**** EXERCISE DATA ****
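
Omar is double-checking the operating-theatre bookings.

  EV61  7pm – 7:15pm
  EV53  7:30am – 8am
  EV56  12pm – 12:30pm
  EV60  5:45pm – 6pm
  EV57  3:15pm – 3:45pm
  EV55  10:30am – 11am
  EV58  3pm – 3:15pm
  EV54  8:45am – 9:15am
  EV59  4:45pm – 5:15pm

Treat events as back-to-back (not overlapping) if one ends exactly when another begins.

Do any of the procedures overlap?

Two intervals overlap when each starts before the other ends.
Sorted by start: EV53, EV54, EV55, EV56, EV58, EV57, EV59, EV60, EV61.
EV54 starts after EV53 ends, so EV53 has no further overlaps.
EV55 starts after EV54 ends, so EV54 has no further overlaps.
EV56 starts after EV55 ends, so EV55 has no further overlaps.
EV58 starts after EV56 ends, so EV56 has no further overlaps.
EV57 starts exactly when EV58 ends (back-to-back, no overlap), so EV58 has no further overlaps.
EV59 starts after EV57 ends, so EV57 has no further overlaps.
EV60 starts after EV59 ends, so EV59 has no further overlaps.
EV61 starts after EV60 ends.
Every pair is clear; the schedule has no overlaps.

No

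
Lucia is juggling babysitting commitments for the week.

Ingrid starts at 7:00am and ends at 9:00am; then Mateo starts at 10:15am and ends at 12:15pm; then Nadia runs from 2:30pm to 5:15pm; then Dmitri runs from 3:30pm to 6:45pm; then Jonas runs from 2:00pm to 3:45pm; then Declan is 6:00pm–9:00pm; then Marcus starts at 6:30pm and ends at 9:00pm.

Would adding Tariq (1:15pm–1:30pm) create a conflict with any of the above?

Ingrid: ends 9:00am at or before Tariq starts 1:15pm → clear.
Mateo: ends 12:15pm at or before Tariq starts 1:15pm → clear.
Jonas: starts 2:00pm at or after Tariq ends 1:30pm → clear.
Nadia: starts 2:30pm at or after Tariq ends 1:30pm → clear.
Dmitri: starts 3:30pm at or after Tariq ends 1:30pm → clear.
Declan: starts 6:00pm at or after Tariq ends 1:30pm → clear.
Marcus: starts 6:30pm at or after Tariq ends 1:30pm → clear.

No — it doesn't clash with anything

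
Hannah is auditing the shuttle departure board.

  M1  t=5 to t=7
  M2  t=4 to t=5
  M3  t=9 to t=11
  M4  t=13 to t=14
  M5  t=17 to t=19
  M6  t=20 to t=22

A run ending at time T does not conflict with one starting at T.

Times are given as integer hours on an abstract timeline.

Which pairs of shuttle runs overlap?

no conflicts

Two intervals overlap when each starts before the other ends.
Sorted by start: M2, M1, M3, M4, M5, M6.
M1 starts exactly when M2 ends (back-to-back, no overlap) — done with M2.
M3 starts after M1 ends — done with M1.
M4 starts after M3 ends — done with M3.
M5 starts after M4 ends — done with M4.
M6 starts after M5 ends.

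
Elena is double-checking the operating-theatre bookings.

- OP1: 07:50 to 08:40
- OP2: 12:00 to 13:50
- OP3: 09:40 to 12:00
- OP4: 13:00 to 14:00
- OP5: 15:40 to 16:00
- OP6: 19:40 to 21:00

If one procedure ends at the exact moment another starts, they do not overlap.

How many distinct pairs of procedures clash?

Sorted by start: OP1, OP3, OP2, OP4, OP5, OP6.
OP3 starts after OP1 ends; OP1 is clear from here.
OP2 starts exactly when OP3 ends (back-to-back, no overlap); OP3 is clear from here.
OP4 starts before OP2 ends → OP2 and OP4 overlap.
OP5 starts after OP2 ends; OP2 is clear from here.
OP5 starts after OP4 ends; OP4 is clear from here.
OP6 starts after OP5 ends.
Overlapping pairs: OP2 & OP4 — 1 in total.

1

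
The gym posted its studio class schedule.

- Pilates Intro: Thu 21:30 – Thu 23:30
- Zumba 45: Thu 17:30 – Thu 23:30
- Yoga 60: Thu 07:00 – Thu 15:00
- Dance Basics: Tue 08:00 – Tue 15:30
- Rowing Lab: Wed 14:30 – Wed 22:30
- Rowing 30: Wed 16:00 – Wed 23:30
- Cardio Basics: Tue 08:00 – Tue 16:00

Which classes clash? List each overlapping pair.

Sorted by start: Dance Basics, Cardio Basics, Rowing Lab, Rowing 30, Yoga 60, Zumba 45, Pilates Intro.
Cardio Basics starts before Dance Basics ends → Dance Basics and Cardio Basics overlap.
Rowing Lab starts after Dance Basics ends; Dance Basics is clear from here.
Rowing Lab starts after Cardio Basics ends; Cardio Basics is clear from here.
Rowing 30 starts before Rowing Lab ends → Rowing Lab and Rowing 30 overlap.
Yoga 60 starts after Rowing Lab ends; Rowing Lab is clear from here.
Yoga 60 starts after Rowing 30 ends; Rowing 30 is clear from here.
Zumba 45 starts after Yoga 60 ends; Yoga 60 is clear from here.
Pilates Intro starts before Zumba 45 ends → Zumba 45 and Pilates Intro overlap.

Cardio Basics & Dance Basics, Pilates Intro & Zumba 45, Rowing 30 & Rowing Lab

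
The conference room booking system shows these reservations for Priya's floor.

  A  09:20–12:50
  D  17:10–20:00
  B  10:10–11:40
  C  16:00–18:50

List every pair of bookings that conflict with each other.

A & B, C & D

Sorted by start: A, B, C, D.
B starts before A ends → A and B overlap.
C starts after A ends, so nothing later overlaps A either.
C starts after B ends, so nothing later overlaps B either.
D starts before C ends → C and D overlap.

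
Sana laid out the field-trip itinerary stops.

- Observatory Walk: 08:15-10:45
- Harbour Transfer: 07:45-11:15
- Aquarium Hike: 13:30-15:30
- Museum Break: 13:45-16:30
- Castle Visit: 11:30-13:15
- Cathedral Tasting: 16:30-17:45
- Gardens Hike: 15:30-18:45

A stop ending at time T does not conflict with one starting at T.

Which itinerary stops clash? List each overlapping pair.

Aquarium Hike & Museum Break, Cathedral Tasting & Gardens Hike, Gardens Hike & Museum Break, Harbour Transfer & Observatory Walk

Check each pair: they overlap iff neither finishes before the other starts.
Sorted by start: Harbour Transfer, Observatory Walk, Castle Visit, Aquarium Hike, Museum Break, Gardens Hike, Cathedral Tasting.
Observatory Walk starts before Harbour Transfer ends → Harbour Transfer and Observatory Walk overlap.
Castle Visit starts after Harbour Transfer ends; Harbour Transfer is clear from here.
Castle Visit starts after Observatory Walk ends; Observatory Walk is clear from here.
Aquarium Hike starts after Castle Visit ends; Castle Visit is clear from here.
Museum Break starts before Aquarium Hike ends → Aquarium Hike and Museum Break overlap.
Gardens Hike starts exactly when Aquarium Hike ends (back-to-back, no overlap); Aquarium Hike is clear from here.
Gardens Hike starts before Museum Break ends → Museum Break and Gardens Hike overlap.
Cathedral Tasting starts exactly when Museum Break ends (back-to-back, no overlap).
Cathedral Tasting starts before Gardens Hike ends → Gardens Hike and Cathedral Tasting overlap.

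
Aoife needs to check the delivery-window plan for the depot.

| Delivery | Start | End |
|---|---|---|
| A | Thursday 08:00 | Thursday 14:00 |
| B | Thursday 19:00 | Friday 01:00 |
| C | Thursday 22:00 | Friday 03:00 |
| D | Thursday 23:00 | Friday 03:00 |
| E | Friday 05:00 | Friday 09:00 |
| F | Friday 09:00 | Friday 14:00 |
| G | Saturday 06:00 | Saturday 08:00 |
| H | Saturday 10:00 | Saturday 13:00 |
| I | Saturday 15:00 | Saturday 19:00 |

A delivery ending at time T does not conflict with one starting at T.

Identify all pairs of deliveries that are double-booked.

B & C, B & D, C & D

Two intervals overlap when each starts before the other ends.
Sorted by start: A, B, C, D, E, F, G, H, I.
B starts after A ends; A is clear from here.
C starts before B ends → B and C overlap.
D starts before B ends → B and D overlap.
E starts after B ends; B is clear from here.
D starts before C ends → C and D overlap.
E starts after C ends; C is clear from here.
E starts after D ends; D is clear from here.
F starts exactly when E ends (back-to-back, no overlap); E is clear from here.
G starts after F ends; F is clear from here.
H starts after G ends; G is clear from here.
I starts after H ends.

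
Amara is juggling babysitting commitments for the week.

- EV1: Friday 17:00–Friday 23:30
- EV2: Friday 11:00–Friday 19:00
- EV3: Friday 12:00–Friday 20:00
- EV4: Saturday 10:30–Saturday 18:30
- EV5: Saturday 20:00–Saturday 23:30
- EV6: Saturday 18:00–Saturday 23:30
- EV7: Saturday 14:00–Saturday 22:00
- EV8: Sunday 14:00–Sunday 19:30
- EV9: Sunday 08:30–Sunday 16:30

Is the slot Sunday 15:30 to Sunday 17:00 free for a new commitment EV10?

EV2: ends Friday 19:00 at or before EV10 starts Sunday 15:30 → clear.
EV3: ends Friday 20:00 at or before EV10 starts Sunday 15:30 → clear.
EV1: ends Friday 23:30 at or before EV10 starts Sunday 15:30 → clear.
EV4: ends Saturday 18:30 at or before EV10 starts Sunday 15:30 → clear.
EV7: ends Saturday 22:00 at or before EV10 starts Sunday 15:30 → clear.
EV6: ends Saturday 23:30 at or before EV10 starts Sunday 15:30 → clear.
EV5: ends Saturday 23:30 at or before EV10 starts Sunday 15:30 → clear.
EV9: starts Sunday 08:30 before EV10 ends Sunday 17:00, and ends Sunday 16:30 after EV10 starts Sunday 15:30 → overlap.
EV8: starts Sunday 14:00 before EV10 ends Sunday 17:00, and ends Sunday 19:30 after EV10 starts Sunday 15:30 → overlap.
EV10 overlaps EV8, EV9.

No — it overlaps EV8, EV9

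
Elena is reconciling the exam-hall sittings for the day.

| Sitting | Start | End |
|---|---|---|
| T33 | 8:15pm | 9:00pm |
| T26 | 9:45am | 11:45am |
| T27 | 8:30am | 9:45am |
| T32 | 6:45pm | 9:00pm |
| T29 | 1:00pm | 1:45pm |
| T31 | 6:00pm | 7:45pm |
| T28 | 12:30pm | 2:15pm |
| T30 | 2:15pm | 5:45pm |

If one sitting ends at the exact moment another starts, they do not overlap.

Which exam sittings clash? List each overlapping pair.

Two intervals overlap when each starts before the other ends.
Sorted by start: T27, T26, T28, T29, T30, T31, T32, T33.
T26 starts exactly when T27 ends (back-to-back, no overlap) — done with T27.
T28 starts after T26 ends — done with T26.
T29 starts before T28 ends → T28 and T29 overlap.
T30 starts exactly when T28 ends (back-to-back, no overlap) — done with T28.
T30 starts after T29 ends — done with T29.
T31 starts after T30 ends — done with T30.
T32 starts before T31 ends → T31 and T32 overlap.
T33 starts after T31 ends.
T33 starts before T32 ends → T32 and T33 overlap.

T28 & T29, T31 & T32, T32 & T33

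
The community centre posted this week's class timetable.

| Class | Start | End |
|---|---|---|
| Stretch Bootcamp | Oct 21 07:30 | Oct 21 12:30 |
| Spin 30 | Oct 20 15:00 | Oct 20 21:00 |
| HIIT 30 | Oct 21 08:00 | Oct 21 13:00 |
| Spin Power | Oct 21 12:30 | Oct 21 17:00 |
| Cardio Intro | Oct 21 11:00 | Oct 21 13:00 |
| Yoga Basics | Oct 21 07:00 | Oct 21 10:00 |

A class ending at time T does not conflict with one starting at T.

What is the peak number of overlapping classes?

3

Walk through starts and ends in time order (an end at T is processed before a start at T):
Oct 20 15:00 start Spin 30 → 1
Oct 20 21:00 end Spin 30 → 0
Oct 21 07:00 start Yoga Basics → 1
Oct 21 07:30 start Stretch Bootcamp → 2
Oct 21 08:00 start HIIT 30 → 3
Oct 21 10:00 end Yoga Basics → 2
Oct 21 11:00 start Cardio Intro → 3
Oct 21 12:30 end Stretch Bootcamp → 2
Oct 21 12:30 start Spin Power → 3
Oct 21 13:00 end Cardio Intro → 2
Oct 21 13:00 end HIIT 30 → 1
Oct 21 17:00 end Spin Power → 0
Peak is 3, at Oct 21 08:00 (HIIT 30, Stretch Bootcamp, Yoga Basics).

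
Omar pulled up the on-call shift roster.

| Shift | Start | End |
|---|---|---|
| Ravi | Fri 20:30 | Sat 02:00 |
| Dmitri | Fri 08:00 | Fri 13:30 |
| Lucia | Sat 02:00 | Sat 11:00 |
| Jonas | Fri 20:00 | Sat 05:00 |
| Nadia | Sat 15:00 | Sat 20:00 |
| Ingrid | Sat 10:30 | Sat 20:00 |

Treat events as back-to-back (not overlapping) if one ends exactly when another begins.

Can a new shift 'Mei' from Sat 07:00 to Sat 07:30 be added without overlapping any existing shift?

No — it overlaps Lucia

Dmitri: ends Fri 13:30 at or before Mei starts Sat 07:00 → clear.
Jonas: ends Sat 05:00 at or before Mei starts Sat 07:00 → clear.
Ravi: ends Sat 02:00 at or before Mei starts Sat 07:00 → clear.
Lucia: starts Sat 02:00 before Mei ends Sat 07:30, and ends Sat 11:00 after Mei starts Sat 07:00 → overlap.
Ingrid: starts Sat 10:30 at or after Mei ends Sat 07:30 → clear.
Nadia: starts Sat 15:00 at or after Mei ends Sat 07:30 → clear.
Mei overlaps Lucia.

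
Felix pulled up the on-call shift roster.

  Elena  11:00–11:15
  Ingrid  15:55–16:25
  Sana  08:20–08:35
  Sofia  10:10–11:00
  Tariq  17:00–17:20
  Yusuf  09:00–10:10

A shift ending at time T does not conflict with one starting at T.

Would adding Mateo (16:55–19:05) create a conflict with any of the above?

Yes — it overlaps Tariq

Sana: ends 08:35 at or before Mateo starts 16:55 → clear.
Yusuf: ends 10:10 at or before Mateo starts 16:55 → clear.
Sofia: ends 11:00 at or before Mateo starts 16:55 → clear.
Elena: ends 11:15 at or before Mateo starts 16:55 → clear.
Ingrid: ends 16:25 at or before Mateo starts 16:55 → clear.
Tariq: starts 17:00 before Mateo ends 19:05, and ends 17:20 after Mateo starts 16:55 → overlap.
Mateo overlaps Tariq.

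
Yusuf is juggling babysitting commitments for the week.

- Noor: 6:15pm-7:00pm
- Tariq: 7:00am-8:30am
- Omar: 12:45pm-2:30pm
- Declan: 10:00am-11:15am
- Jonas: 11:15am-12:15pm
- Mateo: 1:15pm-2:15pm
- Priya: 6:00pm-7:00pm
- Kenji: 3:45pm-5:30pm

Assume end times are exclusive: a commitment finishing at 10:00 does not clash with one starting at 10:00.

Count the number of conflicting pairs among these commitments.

Sorted by start: Tariq, Declan, Jonas, Omar, Mateo, Kenji, Priya, Noor.
Declan starts after Tariq ends, so Tariq has no further overlaps.
Jonas starts exactly when Declan ends (back-to-back, no overlap), so Declan has no further overlaps.
Omar starts after Jonas ends, so Jonas has no further overlaps.
Mateo starts before Omar ends → Omar and Mateo overlap.
Kenji starts after Omar ends, so Omar has no further overlaps.
Kenji starts after Mateo ends, so Mateo has no further overlaps.
Priya starts after Kenji ends, so Kenji has no further overlaps.
Noor starts before Priya ends → Priya and Noor overlap.
Overlapping pairs: Mateo & Omar, Noor & Priya — 2 in total.

2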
****
Of the entries above, transcribe exactly those lines that fall between the line containing "Thursday 14:00 |" and the line containing "A delivery ending", together with those two lines.

__SOLUTION TO THE EXERCISE__
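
| A | Thursday 08:00 | Thursday 14:00 |
| B | Thursday 19:00 | Friday 01:00 |
| C | Thursday 22:00 | Friday 03:00 |
| D | Thursday 23:00 | Friday 03:00 |
| E | Friday 05:00 | Friday 09:00 |
| F | Friday 09:00 | Friday 14:00 |
| G | Saturday 06:00 | Saturday 08:00 |
| H | Saturday 10:00 | Saturday 13:00 |
| I | Saturday 15:00 | Saturday 19:00 |

A delivery ending at time T does not conflict with one starting at T.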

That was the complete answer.